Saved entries
◇ ◇ ◇ ◇

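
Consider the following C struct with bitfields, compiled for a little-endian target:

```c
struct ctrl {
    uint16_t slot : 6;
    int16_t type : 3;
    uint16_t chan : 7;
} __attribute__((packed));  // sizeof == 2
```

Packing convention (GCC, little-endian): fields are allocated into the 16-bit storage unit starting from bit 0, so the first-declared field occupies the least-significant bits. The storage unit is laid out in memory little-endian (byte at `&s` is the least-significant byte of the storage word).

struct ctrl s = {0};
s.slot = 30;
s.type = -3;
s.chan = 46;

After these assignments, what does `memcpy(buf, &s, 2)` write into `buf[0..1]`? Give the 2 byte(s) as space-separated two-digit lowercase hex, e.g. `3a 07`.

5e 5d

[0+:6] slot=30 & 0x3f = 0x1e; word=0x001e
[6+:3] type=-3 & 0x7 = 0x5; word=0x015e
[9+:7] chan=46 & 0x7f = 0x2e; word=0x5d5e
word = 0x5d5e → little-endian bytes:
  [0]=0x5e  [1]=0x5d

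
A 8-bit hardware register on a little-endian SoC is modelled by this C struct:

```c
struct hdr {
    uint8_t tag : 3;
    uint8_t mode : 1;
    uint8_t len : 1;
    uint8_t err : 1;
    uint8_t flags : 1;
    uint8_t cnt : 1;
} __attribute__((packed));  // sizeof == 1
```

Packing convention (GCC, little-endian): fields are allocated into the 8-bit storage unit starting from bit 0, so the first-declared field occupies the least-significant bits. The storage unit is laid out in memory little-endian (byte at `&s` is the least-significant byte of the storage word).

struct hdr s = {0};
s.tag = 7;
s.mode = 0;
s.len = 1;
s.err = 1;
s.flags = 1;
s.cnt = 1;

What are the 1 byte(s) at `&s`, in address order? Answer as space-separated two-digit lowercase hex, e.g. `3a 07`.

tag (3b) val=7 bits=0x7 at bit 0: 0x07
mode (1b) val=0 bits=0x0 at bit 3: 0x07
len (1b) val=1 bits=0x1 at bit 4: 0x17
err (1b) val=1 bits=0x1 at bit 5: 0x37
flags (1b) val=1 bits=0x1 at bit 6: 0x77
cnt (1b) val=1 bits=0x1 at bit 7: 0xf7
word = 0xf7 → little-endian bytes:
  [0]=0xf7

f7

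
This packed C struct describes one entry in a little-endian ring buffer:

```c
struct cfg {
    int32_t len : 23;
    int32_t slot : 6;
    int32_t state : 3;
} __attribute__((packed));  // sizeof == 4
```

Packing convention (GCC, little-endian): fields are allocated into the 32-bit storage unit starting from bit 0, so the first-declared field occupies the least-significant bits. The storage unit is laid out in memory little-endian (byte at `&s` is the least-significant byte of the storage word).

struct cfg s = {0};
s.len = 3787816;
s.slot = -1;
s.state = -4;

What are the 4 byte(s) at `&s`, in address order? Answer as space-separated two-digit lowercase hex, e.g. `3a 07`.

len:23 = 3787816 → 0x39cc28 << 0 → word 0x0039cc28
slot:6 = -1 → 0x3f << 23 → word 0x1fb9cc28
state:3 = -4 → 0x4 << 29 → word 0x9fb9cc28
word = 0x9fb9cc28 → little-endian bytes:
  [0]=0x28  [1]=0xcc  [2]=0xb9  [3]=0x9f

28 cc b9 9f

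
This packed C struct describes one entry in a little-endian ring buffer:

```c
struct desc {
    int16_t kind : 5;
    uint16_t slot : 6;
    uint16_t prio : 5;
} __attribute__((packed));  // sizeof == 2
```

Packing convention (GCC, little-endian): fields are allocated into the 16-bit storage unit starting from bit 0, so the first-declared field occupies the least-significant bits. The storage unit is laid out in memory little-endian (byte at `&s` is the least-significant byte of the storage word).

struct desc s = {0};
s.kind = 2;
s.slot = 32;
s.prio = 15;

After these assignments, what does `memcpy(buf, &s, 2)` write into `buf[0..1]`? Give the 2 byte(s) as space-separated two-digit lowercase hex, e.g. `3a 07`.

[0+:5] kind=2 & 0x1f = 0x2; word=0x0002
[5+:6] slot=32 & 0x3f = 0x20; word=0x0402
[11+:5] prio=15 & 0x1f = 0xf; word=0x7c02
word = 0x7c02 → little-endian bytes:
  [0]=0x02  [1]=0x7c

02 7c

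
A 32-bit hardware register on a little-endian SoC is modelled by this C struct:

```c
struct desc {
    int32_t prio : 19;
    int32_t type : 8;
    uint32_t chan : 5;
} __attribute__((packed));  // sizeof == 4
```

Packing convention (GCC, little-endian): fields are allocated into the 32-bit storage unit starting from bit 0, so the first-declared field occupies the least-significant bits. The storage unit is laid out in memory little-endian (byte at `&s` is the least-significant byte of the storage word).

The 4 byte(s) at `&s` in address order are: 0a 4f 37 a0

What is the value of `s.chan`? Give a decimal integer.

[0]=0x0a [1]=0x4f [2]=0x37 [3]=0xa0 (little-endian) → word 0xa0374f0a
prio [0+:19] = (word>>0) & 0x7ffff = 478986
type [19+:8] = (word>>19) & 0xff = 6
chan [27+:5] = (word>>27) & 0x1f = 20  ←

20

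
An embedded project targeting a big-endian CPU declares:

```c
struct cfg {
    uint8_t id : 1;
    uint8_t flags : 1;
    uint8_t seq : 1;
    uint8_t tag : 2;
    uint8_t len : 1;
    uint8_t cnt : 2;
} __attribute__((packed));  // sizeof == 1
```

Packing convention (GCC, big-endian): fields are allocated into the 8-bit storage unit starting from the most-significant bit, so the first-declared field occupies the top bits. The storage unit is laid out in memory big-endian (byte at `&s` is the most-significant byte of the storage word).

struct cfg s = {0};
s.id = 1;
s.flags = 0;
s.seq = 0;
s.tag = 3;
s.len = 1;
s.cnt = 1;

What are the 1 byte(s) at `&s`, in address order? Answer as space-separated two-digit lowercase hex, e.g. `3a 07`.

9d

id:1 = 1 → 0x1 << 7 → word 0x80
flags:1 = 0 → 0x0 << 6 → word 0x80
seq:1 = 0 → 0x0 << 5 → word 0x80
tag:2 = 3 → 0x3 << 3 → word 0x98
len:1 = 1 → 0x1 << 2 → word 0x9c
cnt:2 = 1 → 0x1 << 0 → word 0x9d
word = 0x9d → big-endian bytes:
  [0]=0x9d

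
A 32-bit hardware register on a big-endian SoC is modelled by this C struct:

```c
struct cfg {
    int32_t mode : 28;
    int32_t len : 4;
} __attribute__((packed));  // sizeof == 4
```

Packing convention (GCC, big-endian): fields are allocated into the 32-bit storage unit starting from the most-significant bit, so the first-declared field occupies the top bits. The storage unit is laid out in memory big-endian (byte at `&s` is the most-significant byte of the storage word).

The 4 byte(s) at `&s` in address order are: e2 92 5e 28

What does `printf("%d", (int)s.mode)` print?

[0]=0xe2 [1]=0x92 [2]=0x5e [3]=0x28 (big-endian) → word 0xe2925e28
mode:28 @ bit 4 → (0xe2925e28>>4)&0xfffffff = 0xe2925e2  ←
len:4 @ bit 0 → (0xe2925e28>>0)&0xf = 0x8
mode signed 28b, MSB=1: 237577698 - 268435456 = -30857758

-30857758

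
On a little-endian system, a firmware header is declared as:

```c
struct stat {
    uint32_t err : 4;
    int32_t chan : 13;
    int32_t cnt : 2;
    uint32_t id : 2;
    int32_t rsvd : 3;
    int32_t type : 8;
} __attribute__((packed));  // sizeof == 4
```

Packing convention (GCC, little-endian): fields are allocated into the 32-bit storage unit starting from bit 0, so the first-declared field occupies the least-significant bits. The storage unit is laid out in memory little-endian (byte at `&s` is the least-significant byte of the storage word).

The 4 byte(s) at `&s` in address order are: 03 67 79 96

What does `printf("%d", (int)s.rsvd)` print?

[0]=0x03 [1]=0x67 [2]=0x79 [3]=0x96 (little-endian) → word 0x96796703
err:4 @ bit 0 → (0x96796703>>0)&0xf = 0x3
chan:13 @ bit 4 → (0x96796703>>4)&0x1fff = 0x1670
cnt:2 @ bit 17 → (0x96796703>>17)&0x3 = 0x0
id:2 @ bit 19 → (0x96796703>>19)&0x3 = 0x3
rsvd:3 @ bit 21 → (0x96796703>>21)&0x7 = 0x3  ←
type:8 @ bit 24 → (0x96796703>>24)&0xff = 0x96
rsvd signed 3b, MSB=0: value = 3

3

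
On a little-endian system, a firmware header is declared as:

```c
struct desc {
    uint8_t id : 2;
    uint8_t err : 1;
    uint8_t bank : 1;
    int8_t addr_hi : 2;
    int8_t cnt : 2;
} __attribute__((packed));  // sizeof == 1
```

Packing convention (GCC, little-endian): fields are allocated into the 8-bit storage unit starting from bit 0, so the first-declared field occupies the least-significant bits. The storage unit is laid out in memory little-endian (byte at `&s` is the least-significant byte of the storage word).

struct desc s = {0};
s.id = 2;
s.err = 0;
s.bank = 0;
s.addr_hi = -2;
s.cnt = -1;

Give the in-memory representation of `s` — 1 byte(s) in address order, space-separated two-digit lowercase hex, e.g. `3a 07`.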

◇ ◇ ◇ ◇

EXERCISE AIM
Lines with "most" in the records above: copy every one of them.

EXPECTED ANSWER
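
Packing convention (GCC, big-endian): fields are allocated into the 8-bit storage unit starting from the most-significant bit, so the first-declared field occupies the top bits. The storage unit is laid out in memory big-endian (byte at `&s` is the most-significant byte of the storage word).
Packing convention (GCC, big-endian): fields are allocated into the 32-bit storage unit starting from the most-significant bit, so the first-declared field occupies the top bits. The storage unit is laid out in memory big-endian (byte at `&s` is the most-significant byte of the storage word).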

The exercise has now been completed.